Information provided>
---

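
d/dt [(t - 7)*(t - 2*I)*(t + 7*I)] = 3*t^2 + t*(-14 + 10*I) + 14 - 35*I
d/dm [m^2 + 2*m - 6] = 2*m + 2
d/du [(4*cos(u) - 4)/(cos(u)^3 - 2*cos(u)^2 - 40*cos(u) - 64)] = 2*(11*cos(u) - 5*cos(2*u) + cos(3*u) + 203)*sin(u)/((cos(u) - 8)^2*(cos(u) + 2)^2*(cos(u) + 4)^2)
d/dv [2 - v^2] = -2*v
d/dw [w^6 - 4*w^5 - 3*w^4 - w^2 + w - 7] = 6*w^5 - 20*w^4 - 12*w^3 - 2*w + 1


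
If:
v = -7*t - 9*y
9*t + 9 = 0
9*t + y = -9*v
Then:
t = -1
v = 37/40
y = 27/40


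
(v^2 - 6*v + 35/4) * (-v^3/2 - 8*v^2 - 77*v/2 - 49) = -v^5/2 - 5*v^4 + 41*v^3/8 + 112*v^2 - 343*v/8 - 1715/4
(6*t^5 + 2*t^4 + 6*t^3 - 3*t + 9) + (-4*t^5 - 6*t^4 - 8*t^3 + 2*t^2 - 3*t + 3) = 2*t^5 - 4*t^4 - 2*t^3 + 2*t^2 - 6*t + 12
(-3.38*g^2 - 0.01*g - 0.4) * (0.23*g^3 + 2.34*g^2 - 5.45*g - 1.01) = -0.7774*g^5 - 7.9115*g^4 + 18.3056*g^3 + 2.5323*g^2 + 2.1901*g + 0.404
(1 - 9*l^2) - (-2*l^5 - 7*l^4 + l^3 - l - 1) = 2*l^5 + 7*l^4 - l^3 - 9*l^2 + l + 2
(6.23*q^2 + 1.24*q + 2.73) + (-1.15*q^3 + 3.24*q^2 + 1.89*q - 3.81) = -1.15*q^3 + 9.47*q^2 + 3.13*q - 1.08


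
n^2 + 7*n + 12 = (n + 3)*(n + 4)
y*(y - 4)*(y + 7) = y^3 + 3*y^2 - 28*y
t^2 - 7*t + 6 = (t - 6)*(t - 1)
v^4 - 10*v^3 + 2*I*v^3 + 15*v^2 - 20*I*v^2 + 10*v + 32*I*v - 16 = (v - 8)*(v - 2)*(v + I)^2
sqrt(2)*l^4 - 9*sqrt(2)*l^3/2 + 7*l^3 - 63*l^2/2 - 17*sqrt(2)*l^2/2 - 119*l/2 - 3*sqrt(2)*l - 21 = (l - 6)*(l + 1/2)*(l + 7*sqrt(2)/2)*(sqrt(2)*l + sqrt(2))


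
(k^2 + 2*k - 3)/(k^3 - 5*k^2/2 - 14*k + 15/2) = 2*(k - 1)/(2*k^2 - 11*k + 5)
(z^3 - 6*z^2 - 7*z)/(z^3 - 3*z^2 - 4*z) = (z - 7)/(z - 4)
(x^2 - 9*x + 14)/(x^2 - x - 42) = (x - 2)/(x + 6)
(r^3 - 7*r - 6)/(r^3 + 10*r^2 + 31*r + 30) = (r^2 - 2*r - 3)/(r^2 + 8*r + 15)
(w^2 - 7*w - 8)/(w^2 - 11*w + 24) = (w + 1)/(w - 3)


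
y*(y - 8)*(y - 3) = y^3 - 11*y^2 + 24*y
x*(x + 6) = x^2 + 6*x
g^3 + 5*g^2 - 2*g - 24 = (g - 2)*(g + 3)*(g + 4)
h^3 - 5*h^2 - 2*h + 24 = (h - 4)*(h - 3)*(h + 2)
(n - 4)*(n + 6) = n^2 + 2*n - 24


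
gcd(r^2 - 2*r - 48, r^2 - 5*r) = 1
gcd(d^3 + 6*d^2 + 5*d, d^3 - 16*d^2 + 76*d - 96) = 1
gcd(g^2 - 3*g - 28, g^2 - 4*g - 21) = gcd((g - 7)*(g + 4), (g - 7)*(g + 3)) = g - 7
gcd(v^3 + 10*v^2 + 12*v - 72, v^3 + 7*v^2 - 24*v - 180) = v^2 + 12*v + 36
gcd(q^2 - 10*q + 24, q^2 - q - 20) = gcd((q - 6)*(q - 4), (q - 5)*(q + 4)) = 1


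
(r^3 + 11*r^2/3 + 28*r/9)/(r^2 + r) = (9*r^2 + 33*r + 28)/(9*(r + 1))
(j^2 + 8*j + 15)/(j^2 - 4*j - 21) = (j + 5)/(j - 7)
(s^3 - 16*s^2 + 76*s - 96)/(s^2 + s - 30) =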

---

Task prompt>
All of the entries above need to be set down again exactly.

Reply>
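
d/dt [(t - 7)*(t - 2*I)*(t + 7*I)] = 3*t^2 + t*(-14 + 10*I) + 14 - 35*I
d/dm [m^2 + 2*m - 6] = 2*m + 2
d/du [(4*cos(u) - 4)/(cos(u)^3 - 2*cos(u)^2 - 40*cos(u) - 64)] = 2*(11*cos(u) - 5*cos(2*u) + cos(3*u) + 203)*sin(u)/((cos(u) - 8)^2*(cos(u) + 2)^2*(cos(u) + 4)^2)
d/dv [2 - v^2] = -2*v
d/dw [w^6 - 4*w^5 - 3*w^4 - w^2 + w - 7] = 6*w^5 - 20*w^4 - 12*w^3 - 2*w + 1


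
If:
v = -7*t - 9*y
9*t + 9 = 0
9*t + y = -9*v
Then:
t = -1
v = 37/40
y = 27/40


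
(v^2 - 6*v + 35/4) * (-v^3/2 - 8*v^2 - 77*v/2 - 49) = -v^5/2 - 5*v^4 + 41*v^3/8 + 112*v^2 - 343*v/8 - 1715/4
(6*t^5 + 2*t^4 + 6*t^3 - 3*t + 9) + (-4*t^5 - 6*t^4 - 8*t^3 + 2*t^2 - 3*t + 3) = 2*t^5 - 4*t^4 - 2*t^3 + 2*t^2 - 6*t + 12
(-3.38*g^2 - 0.01*g - 0.4) * (0.23*g^3 + 2.34*g^2 - 5.45*g - 1.01) = -0.7774*g^5 - 7.9115*g^4 + 18.3056*g^3 + 2.5323*g^2 + 2.1901*g + 0.404
(1 - 9*l^2) - (-2*l^5 - 7*l^4 + l^3 - l - 1) = 2*l^5 + 7*l^4 - l^3 - 9*l^2 + l + 2
(6.23*q^2 + 1.24*q + 2.73) + (-1.15*q^3 + 3.24*q^2 + 1.89*q - 3.81) = -1.15*q^3 + 9.47*q^2 + 3.13*q - 1.08


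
n^2 + 7*n + 12 = (n + 3)*(n + 4)
y*(y - 4)*(y + 7) = y^3 + 3*y^2 - 28*y
t^2 - 7*t + 6 = (t - 6)*(t - 1)
v^4 - 10*v^3 + 2*I*v^3 + 15*v^2 - 20*I*v^2 + 10*v + 32*I*v - 16 = (v - 8)*(v - 2)*(v + I)^2
sqrt(2)*l^4 - 9*sqrt(2)*l^3/2 + 7*l^3 - 63*l^2/2 - 17*sqrt(2)*l^2/2 - 119*l/2 - 3*sqrt(2)*l - 21 = (l - 6)*(l + 1/2)*(l + 7*sqrt(2)/2)*(sqrt(2)*l + sqrt(2))


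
(k^2 + 2*k - 3)/(k^3 - 5*k^2/2 - 14*k + 15/2) = 2*(k - 1)/(2*k^2 - 11*k + 5)
(z^3 - 6*z^2 - 7*z)/(z^3 - 3*z^2 - 4*z) = (z - 7)/(z - 4)
(x^2 - 9*x + 14)/(x^2 - x - 42) = (x - 2)/(x + 6)
(r^3 - 7*r - 6)/(r^3 + 10*r^2 + 31*r + 30) = (r^2 - 2*r - 3)/(r^2 + 8*r + 15)
(w^2 - 7*w - 8)/(w^2 - 11*w + 24) = (w + 1)/(w - 3)


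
y*(y - 8)*(y - 3) = y^3 - 11*y^2 + 24*y
x*(x + 6) = x^2 + 6*x
g^3 + 5*g^2 - 2*g - 24 = (g - 2)*(g + 3)*(g + 4)
h^3 - 5*h^2 - 2*h + 24 = (h - 4)*(h - 3)*(h + 2)
(n - 4)*(n + 6) = n^2 + 2*n - 24


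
gcd(r^2 - 2*r - 48, r^2 - 5*r) = 1
gcd(d^3 + 6*d^2 + 5*d, d^3 - 16*d^2 + 76*d - 96) = 1
gcd(g^2 - 3*g - 28, g^2 - 4*g - 21) = gcd((g - 7)*(g + 4), (g - 7)*(g + 3)) = g - 7
gcd(v^3 + 10*v^2 + 12*v - 72, v^3 + 7*v^2 - 24*v - 180) = v^2 + 12*v + 36
gcd(q^2 - 10*q + 24, q^2 - q - 20) = gcd((q - 6)*(q - 4), (q - 5)*(q + 4)) = 1


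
(r^3 + 11*r^2/3 + 28*r/9)/(r^2 + r) = (9*r^2 + 33*r + 28)/(9*(r + 1))
(j^2 + 8*j + 15)/(j^2 - 4*j - 21) = (j + 5)/(j - 7)
(s^3 - 16*s^2 + 76*s - 96)/(s^2 + s - 30) =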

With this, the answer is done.